» Exercise directions: Restate the data below word for word, leaving nothing out.

» Task material:
=== Section Start ===

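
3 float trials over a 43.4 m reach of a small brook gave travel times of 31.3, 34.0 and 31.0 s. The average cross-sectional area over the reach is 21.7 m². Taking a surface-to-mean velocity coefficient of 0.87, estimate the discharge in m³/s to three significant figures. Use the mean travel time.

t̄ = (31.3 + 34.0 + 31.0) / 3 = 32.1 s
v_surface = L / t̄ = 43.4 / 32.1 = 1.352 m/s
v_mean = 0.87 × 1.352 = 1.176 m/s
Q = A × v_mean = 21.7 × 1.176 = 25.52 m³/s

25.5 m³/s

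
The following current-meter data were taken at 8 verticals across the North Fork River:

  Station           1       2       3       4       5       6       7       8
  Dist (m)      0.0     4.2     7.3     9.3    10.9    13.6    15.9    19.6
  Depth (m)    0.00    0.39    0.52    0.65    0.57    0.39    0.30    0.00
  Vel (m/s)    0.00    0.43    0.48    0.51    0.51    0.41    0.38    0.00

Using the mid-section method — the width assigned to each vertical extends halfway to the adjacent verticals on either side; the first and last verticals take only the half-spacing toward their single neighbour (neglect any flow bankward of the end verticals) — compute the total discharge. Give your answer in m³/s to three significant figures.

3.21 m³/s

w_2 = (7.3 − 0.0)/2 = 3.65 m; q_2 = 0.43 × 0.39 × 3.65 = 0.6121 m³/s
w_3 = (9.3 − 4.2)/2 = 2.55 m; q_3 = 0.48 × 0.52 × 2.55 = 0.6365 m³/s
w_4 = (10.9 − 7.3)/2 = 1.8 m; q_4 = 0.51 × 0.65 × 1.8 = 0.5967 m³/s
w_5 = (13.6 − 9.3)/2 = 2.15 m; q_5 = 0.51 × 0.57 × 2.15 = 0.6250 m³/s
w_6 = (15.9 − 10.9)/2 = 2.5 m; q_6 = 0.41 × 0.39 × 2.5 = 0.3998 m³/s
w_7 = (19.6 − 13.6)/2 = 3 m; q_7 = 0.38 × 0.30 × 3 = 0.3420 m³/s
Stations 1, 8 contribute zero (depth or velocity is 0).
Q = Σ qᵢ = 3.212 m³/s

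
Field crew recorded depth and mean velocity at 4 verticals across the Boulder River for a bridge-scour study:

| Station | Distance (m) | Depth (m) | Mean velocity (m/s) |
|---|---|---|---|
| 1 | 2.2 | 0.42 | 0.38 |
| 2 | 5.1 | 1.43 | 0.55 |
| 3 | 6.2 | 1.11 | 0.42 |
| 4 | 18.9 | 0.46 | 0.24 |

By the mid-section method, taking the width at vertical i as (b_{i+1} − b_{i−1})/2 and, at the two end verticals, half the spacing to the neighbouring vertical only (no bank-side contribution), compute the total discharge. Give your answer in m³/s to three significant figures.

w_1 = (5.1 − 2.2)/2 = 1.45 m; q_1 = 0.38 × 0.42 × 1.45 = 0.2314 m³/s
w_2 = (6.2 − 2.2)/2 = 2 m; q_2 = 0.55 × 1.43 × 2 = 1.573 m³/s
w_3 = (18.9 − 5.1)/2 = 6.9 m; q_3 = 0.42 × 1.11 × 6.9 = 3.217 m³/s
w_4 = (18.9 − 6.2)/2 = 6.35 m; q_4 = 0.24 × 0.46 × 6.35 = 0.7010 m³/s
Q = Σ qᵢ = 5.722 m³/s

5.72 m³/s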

=== Section End ===

» Exercise response:
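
3 float trials over a 43.4 m reach of a small brook gave travel times of 31.3, 34.0 and 31.0 s. The average cross-sectional area over the reach is 21.7 m². Taking a surface-to-mean velocity coefficient of 0.87, estimate the discharge in m³/s to three significant figures. Use the mean travel time.

t̄ = (31.3 + 34.0 + 31.0) / 3 = 32.1 s
v_surface = L / t̄ = 43.4 / 32.1 = 1.352 m/s
v_mean = 0.87 × 1.352 = 1.176 m/s
Q = A × v_mean = 21.7 × 1.176 = 25.52 m³/s

25.5 m³/s

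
The following current-meter data were taken at 8 verticals across the North Fork River:

  Station           1       2       3       4       5       6       7       8
  Dist (m)      0.0     4.2     7.3     9.3    10.9    13.6    15.9    19.6
  Depth (m)    0.00    0.39    0.52    0.65    0.57    0.39    0.30    0.00
  Vel (m/s)    0.00    0.43    0.48    0.51    0.51    0.41    0.38    0.00

Using the mid-section method — the width assigned to each vertical extends halfway to the adjacent verticals on either side; the first and last verticals take only the half-spacing toward their single neighbour (neglect any flow bankward of the end verticals) — compute the total discharge. Give your answer in m³/s to three significant figures.

3.21 m³/s

w_2 = (7.3 − 0.0)/2 = 3.65 m; q_2 = 0.43 × 0.39 × 3.65 = 0.6121 m³/s
w_3 = (9.3 − 4.2)/2 = 2.55 m; q_3 = 0.48 × 0.52 × 2.55 = 0.6365 m³/s
w_4 = (10.9 − 7.3)/2 = 1.8 m; q_4 = 0.51 × 0.65 × 1.8 = 0.5967 m³/s
w_5 = (13.6 − 9.3)/2 = 2.15 m; q_5 = 0.51 × 0.57 × 2.15 = 0.6250 m³/s
w_6 = (15.9 − 10.9)/2 = 2.5 m; q_6 = 0.41 × 0.39 × 2.5 = 0.3998 m³/s
w_7 = (19.6 − 13.6)/2 = 3 m; q_7 = 0.38 × 0.30 × 3 = 0.3420 m³/s
Stations 1, 8 contribute zero (depth or velocity is 0).
Q = Σ qᵢ = 3.212 m³/s

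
Field crew recorded depth and mean velocity at 4 verticals across the Boulder River for a bridge-scour study:

| Station | Distance (m) | Depth (m) | Mean velocity (m/s) |
|---|---|---|---|
| 1 | 2.2 | 0.42 | 0.38 |
| 2 | 5.1 | 1.43 | 0.55 |
| 3 | 6.2 | 1.11 | 0.42 |
| 4 | 18.9 | 0.46 | 0.24 |

By the mid-section method, taking the width at vertical i as (b_{i+1} − b_{i−1})/2 and, at the two end verticals, half the spacing to the neighbouring vertical only (no bank-side contribution), compute the total discharge. Give your answer in m³/s to three significant figures.

w_1 = (5.1 − 2.2)/2 = 1.45 m; q_1 = 0.38 × 0.42 × 1.45 = 0.2314 m³/s
w_2 = (6.2 − 2.2)/2 = 2 m; q_2 = 0.55 × 1.43 × 2 = 1.573 m³/s
w_3 = (18.9 − 5.1)/2 = 6.9 m; q_3 = 0.42 × 1.11 × 6.9 = 3.217 m³/s
w_4 = (18.9 − 6.2)/2 = 6.35 m; q_4 = 0.24 × 0.46 × 6.35 = 0.7010 m³/s
Q = Σ qᵢ = 5.722 m³/s

5.72 m³/s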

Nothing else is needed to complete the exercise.